• **THE TASK**
Nothing in the records below may change; print them all exactly.

• **WORKING DATA**
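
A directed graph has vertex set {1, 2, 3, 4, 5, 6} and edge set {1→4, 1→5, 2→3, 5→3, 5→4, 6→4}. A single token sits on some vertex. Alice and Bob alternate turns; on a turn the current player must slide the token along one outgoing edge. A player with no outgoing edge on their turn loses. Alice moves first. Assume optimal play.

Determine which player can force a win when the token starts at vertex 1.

Positions with no move are L. A position that does have a move is losing for the player to move precisely when every available move leads to a winning position for the opponent. Fill in the labels:
Every edge goes from a vertex to one that appears earlier in the order 4, 3, 5, 2, 1, 6, so processing vertices in that order labels each vertex after all of its successors.
4: no outgoing edge → L
3: no outgoing edge → L
5: W (go to 3, an L position)
2: W (go to 3, an L position)
1: W (go to 4, an L position)
6: W (go to 4, an L position)
From 1 Alice can move to 4, reaching an L position.

Alice wins.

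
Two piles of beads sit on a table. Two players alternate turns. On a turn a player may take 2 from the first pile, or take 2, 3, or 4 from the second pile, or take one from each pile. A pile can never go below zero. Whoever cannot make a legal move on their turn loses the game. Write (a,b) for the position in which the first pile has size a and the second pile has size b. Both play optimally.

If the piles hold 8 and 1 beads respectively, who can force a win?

The second player wins.

Classify positions by backward induction: terminal positions (no move available) are L. From any other position, the mover wins iff some move reaches an L.
No move ever increases a pile, so every position that can arise here has a ≤ 8 and b ≤ 1; it is enough to label the cells with 0 ≤ a ≤ 8 and 0 ≤ b ≤ 1.
Every move lowers a or b (never raises either), so fill the grid row by row in increasing a, and left to right within a row: each cell's successors are then already labelled.
      b=0  b=1
a=0:    L    L
a=1:    L    W
a=2:    W    W
a=3:    W    L
a=4:    L    L
a=5:    L    W
a=6:    W    W
a=7:    W    L
a=8:    L    L
Cells with no legal move (terminal, hence L): (0,0), (0,1), (1,0).
The remaining L cells, each justified by listing all of its moves:
(3,1): moves to (1,1)(W), (2,0)(W); every one is W ⇒ L
(4,0): the only move is to (2,0)(W), a W ⇒ L
(4,1): moves to (2,1)(W), (3,0)(W); every one is W ⇒ L
(5,0): the only move is to (3,0)(W), a W ⇒ L
(7,1): moves to (5,1)(W), (6,0)(W); every one is W ⇒ L
(8,0): the only move is to (6,0)(W), a W ⇒ L
(8,1): moves to (6,1)(W), (7,0)(W); every one is W ⇒ L
Every other cell has at least one move into one of the L cells above, so it is W.
The starting position (8,1) is L: whatever the player to move does, the opponent receives a W position.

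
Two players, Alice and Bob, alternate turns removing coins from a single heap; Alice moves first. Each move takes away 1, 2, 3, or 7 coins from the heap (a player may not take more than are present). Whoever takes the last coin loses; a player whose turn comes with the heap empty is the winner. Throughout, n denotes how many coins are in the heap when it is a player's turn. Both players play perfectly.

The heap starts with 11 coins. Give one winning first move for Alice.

Remove 2, leaving 9.

Label each position W (a win for the player to move) or L (a loss). A position with no legal move is W; any other position is W exactly when some move reaches an L, and L when every move reaches a W.
n=0: no move; the opponent has just taken the last coin and therefore loses → W
n=1: the only move is to 0(W), a W ⇒ L
n=2: can move to 1, which is L ⇒ W
n=3: can move to 1, which is L ⇒ W
n=4: can move to 1, which is L ⇒ W
n=5: moves to 4(W), 3(W), 2(W); every one is W ⇒ L
n=6: can move to 5, which is L ⇒ W
n=7: can move to 5, which is L ⇒ W
n=8: can move to 5, which is L ⇒ W
n=9: moves to 8(W), 7(W), 6(W), 2(W); every one is W ⇒ L
n=10: can move to 9, which is L ⇒ W
n=11: can move to 9, which is L ⇒ W
From 11, the L positions reachable in one move are: 9.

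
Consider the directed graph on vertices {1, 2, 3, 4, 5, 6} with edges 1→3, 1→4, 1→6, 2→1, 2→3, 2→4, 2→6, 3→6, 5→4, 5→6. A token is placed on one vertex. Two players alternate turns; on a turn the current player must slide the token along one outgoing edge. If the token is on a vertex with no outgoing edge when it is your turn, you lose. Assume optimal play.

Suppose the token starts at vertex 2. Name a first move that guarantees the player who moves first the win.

Move to 4.

Compute win/loss labels from the base case upward. A position with no move is L. Any other position is W if it can reach an L in one move, else L.
Every edge goes from a vertex to one that appears earlier in the order 6, 4, 3, 5, 1, 2, so processing vertices in that order labels each vertex after all of its successors.
6: no outgoing edge → L
4: no outgoing edge → L
3: W (go to 6, an L position)
5: W (go to 4, an L position)
1: W (go to 4, an L position)
2: W (go to 4, an L position)
From 2, the L positions reachable in one move are: 4, 6. Any move reaching one of these is winning.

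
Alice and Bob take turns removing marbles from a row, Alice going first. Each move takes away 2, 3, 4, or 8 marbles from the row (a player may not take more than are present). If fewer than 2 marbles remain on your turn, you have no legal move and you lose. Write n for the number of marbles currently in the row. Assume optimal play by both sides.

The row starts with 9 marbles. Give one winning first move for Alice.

Remove 2, leaving 7.

Work bottom-up. With no move the player to move loses. Otherwise the position is W if at least one move leads to an L position for the opponent, and L if every move leads to a W.
n=0: no move → L
n=1: no move → L
n=2: reaches L-position 0 → W
n=3: reaches L-position 1 → W
n=4: reaches L-position 1 → W
n=5: reaches L-position 1 → W
n=6: only reaches 4(W), 3(W), 2(W), all W → L
n=7: only reaches 5(W), 4(W), 3(W), all W → L
n=8: reaches L-position 6 → W
n=9: reaches L-position 7 → W
From 9, the L positions reachable in one move are: 7, 6, 1. Any move reaching one of these is winning.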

• **SOLVED PROBLEM**
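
A directed graph has vertex set {1, 2, 3, 4, 5, 6} and edge set {1→4, 1→5, 2→3, 5→3, 5→4, 6→4}. A single token sits on some vertex. Alice and Bob alternate turns; on a turn the current player must slide the token along one outgoing edge. A player with no outgoing edge on their turn loses. Alice moves first. Assume optimal play.

Determine which player can force a win when the token starts at vertex 1.

Positions with no move are L. A position that does have a move is losing for the player to move precisely when every available move leads to a winning position for the opponent. Fill in the labels:
Every edge goes from a vertex to one that appears earlier in the order 4, 3, 5, 2, 1, 6, so processing vertices in that order labels each vertex after all of its successors.
4: no outgoing edge → L
3: no outgoing edge → L
5: W (go to 3, an L position)
2: W (go to 3, an L position)
1: W (go to 4, an L position)
6: W (go to 4, an L position)
From 1 Alice can move to 4, reaching an L position.

Alice wins.

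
Two piles of beads sit on a table. Two players alternate turns. On a turn a player may take 2 from the first pile, or take 2, 3, or 4 from the second pile, or take one from each pile. A pile can never go below zero. Whoever cannot make a legal move on their turn loses the game. Write (a,b) for the position in which the first pile has size a and the second pile has size b. Both play optimally.

If the piles hold 8 and 1 beads respectively, who can force a win?

The second player wins.

Classify positions by backward induction: terminal positions (no move available) are L. From any other position, the mover wins iff some move reaches an L.
No move ever increases a pile, so every position that can arise here has a ≤ 8 and b ≤ 1; it is enough to label the cells with 0 ≤ a ≤ 8 and 0 ≤ b ≤ 1.
Every move lowers a or b (never raises either), so fill the grid row by row in increasing a, and left to right within a row: each cell's successors are then already labelled.
      b=0  b=1
a=0:    L    L
a=1:    L    W
a=2:    W    W
a=3:    W    L
a=4:    L    L
a=5:    L    W
a=6:    W    W
a=7:    W    L
a=8:    L    L
Cells with no legal move (terminal, hence L): (0,0), (0,1), (1,0).
The remaining L cells, each justified by listing all of its moves:
(3,1): moves to (1,1)(W), (2,0)(W); every one is W ⇒ L
(4,0): the only move is to (2,0)(W), a W ⇒ L
(4,1): moves to (2,1)(W), (3,0)(W); every one is W ⇒ L
(5,0): the only move is to (3,0)(W), a W ⇒ L
(7,1): moves to (5,1)(W), (6,0)(W); every one is W ⇒ L
(8,0): the only move is to (6,0)(W), a W ⇒ L
(8,1): moves to (6,1)(W), (7,0)(W); every one is W ⇒ L
Every other cell has at least one move into one of the L cells above, so it is W.
The starting position (8,1) is L: whatever the player to move does, the opponent receives a W position.

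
Two players, Alice and Bob, alternate turns removing coins from a single heap; Alice moves first. Each move takes away 1, 2, 3, or 7 coins from the heap (a player may not take more than are present). Whoever takes the last coin loses; a player whose turn comes with the heap empty is the winner. Throughout, n denotes how many coins are in the heap when it is a player's turn. Both players play perfectly.

The heap starts with 11 coins. Give one winning first move for Alice.

Remove 2, leaving 9.

Label each position W (a win for the player to move) or L (a loss). A position with no legal move is W; any other position is W exactly when some move reaches an L, and L when every move reaches a W.
n=0: no move; the opponent has just taken the last coin and therefore loses → W
n=1: the only move is to 0(W), a W ⇒ L
n=2: can move to 1, which is L ⇒ W
n=3: can move to 1, which is L ⇒ W
n=4: can move to 1, which is L ⇒ W
n=5: moves to 4(W), 3(W), 2(W); every one is W ⇒ L
n=6: can move to 5, which is L ⇒ W
n=7: can move to 5, which is L ⇒ W
n=8: can move to 5, which is L ⇒ W
n=9: moves to 8(W), 7(W), 6(W), 2(W); every one is W ⇒ L
n=10: can move to 9, which is L ⇒ W
n=11: can move to 9, which is L ⇒ W
From 11, the L positions reachable in one move are: 9.

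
Consider the directed graph on vertices {1, 2, 3, 4, 5, 6} with edges 1→3, 1→4, 1→6, 2→1, 2→3, 2→4, 2→6, 3→6, 5→4, 5→6. A token is placed on one vertex. Two players alternate turns; on a turn the current player must slide the token along one outgoing edge. If the token is on a vertex with no outgoing edge when it is your turn, you lose. Assume optimal play.

Suppose the token starts at vertex 2. Name a first move that guarantees the player who moves first the win.

Move to 4.

Compute win/loss labels from the base case upward. A position with no move is L. Any other position is W if it can reach an L in one move, else L.
Every edge goes from a vertex to one that appears earlier in the order 6, 4, 3, 5, 1, 2, so processing vertices in that order labels each vertex after all of its successors.
6: no outgoing edge → L
4: no outgoing edge → L
3: W (go to 6, an L position)
5: W (go to 4, an L position)
1: W (go to 4, an L position)
2: W (go to 4, an L position)
From 2, the L positions reachable in one move are: 4, 6. Any move reaching one of these is winning.

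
Alice and Bob take turns removing marbles from a row, Alice going first. Each move takes away 2, 3, 4, or 8 marbles from the row (a player may not take more than are present). If fewer than 2 marbles remain on your turn, you have no legal move and you lose. Write n for the number of marbles currently in the row. Assume optimal play by both sides.

The row starts with 9 marbles. Give one winning first move for Alice.

Remove 2, leaving 7.

Work bottom-up. With no move the player to move loses. Otherwise the position is W if at least one move leads to an L position for the opponent, and L if every move leads to a W.
n=0: no move → L
n=1: no move → L
n=2: reaches L-position 0 → W
n=3: reaches L-position 1 → W
n=4: reaches L-position 1 → W
n=5: reaches L-position 1 → W
n=6: only reaches 4(W), 3(W), 2(W), all W → L
n=7: only reaches 5(W), 4(W), 3(W), all W → L
n=8: reaches L-position 6 → W
n=9: reaches L-position 7 → W
From 9, the L positions reachable in one move are: 7, 6, 1. Any move reaching one of these is winning.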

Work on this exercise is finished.